> What to do: Look below for the line containing "Scan all three" and the line containing "For this problem"; repeat exactly those two lines and all lines between them, and nothing else.

#### Task material

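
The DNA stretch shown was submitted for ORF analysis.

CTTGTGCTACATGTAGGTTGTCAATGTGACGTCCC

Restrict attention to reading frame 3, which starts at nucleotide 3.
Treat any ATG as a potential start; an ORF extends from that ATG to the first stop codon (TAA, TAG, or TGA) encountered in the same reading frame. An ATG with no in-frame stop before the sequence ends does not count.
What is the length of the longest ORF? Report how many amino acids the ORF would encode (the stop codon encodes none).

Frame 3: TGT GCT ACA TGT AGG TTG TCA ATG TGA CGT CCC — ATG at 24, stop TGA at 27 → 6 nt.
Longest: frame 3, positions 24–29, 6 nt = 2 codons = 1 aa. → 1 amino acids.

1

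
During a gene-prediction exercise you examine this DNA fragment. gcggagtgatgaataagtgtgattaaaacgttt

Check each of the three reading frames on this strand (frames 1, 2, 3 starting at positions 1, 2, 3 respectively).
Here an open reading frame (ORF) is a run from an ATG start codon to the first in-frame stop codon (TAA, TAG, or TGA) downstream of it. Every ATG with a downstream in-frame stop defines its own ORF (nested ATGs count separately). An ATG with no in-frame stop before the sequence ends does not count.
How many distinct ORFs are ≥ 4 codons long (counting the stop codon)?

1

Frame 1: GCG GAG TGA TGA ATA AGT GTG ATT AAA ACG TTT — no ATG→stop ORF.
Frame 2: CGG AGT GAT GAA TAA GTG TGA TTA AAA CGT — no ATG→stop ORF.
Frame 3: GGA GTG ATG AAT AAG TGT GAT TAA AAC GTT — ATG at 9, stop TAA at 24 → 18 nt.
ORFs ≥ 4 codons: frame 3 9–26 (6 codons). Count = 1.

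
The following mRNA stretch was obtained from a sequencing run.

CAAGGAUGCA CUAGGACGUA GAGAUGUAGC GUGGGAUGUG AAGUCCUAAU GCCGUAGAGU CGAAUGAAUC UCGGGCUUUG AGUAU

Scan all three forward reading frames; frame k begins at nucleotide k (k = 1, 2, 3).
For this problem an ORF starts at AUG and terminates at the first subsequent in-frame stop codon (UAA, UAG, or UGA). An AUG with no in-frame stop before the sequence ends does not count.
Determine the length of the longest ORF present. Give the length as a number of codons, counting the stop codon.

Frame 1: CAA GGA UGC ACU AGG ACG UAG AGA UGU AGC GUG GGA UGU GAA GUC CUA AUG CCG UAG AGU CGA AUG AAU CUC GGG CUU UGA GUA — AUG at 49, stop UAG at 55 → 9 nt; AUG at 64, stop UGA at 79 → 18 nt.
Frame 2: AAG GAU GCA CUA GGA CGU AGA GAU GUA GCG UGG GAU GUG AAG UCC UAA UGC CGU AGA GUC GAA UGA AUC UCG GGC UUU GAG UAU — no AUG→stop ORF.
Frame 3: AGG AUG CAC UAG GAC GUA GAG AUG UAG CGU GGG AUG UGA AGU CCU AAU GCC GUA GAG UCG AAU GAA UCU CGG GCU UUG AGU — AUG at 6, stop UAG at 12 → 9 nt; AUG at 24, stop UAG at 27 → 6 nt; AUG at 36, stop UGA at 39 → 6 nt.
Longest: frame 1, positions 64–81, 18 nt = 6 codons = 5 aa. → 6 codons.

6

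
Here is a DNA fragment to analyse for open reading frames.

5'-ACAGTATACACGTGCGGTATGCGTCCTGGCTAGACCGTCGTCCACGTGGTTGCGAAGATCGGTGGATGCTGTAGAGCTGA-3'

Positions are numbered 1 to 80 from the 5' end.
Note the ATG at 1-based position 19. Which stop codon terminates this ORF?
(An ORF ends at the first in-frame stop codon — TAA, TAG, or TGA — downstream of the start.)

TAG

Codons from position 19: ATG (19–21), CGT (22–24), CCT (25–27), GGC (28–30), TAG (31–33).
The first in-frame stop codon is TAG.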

########

> Reply:
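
Scan all three forward reading frames; frame k begins at nucleotide k (k = 1, 2, 3).
For this problem an ORF starts at AUG and terminates at the first subsequent in-frame stop codon (UAA, UAG, or UGA). An AUG with no in-frame stop before the sequence ends does not count.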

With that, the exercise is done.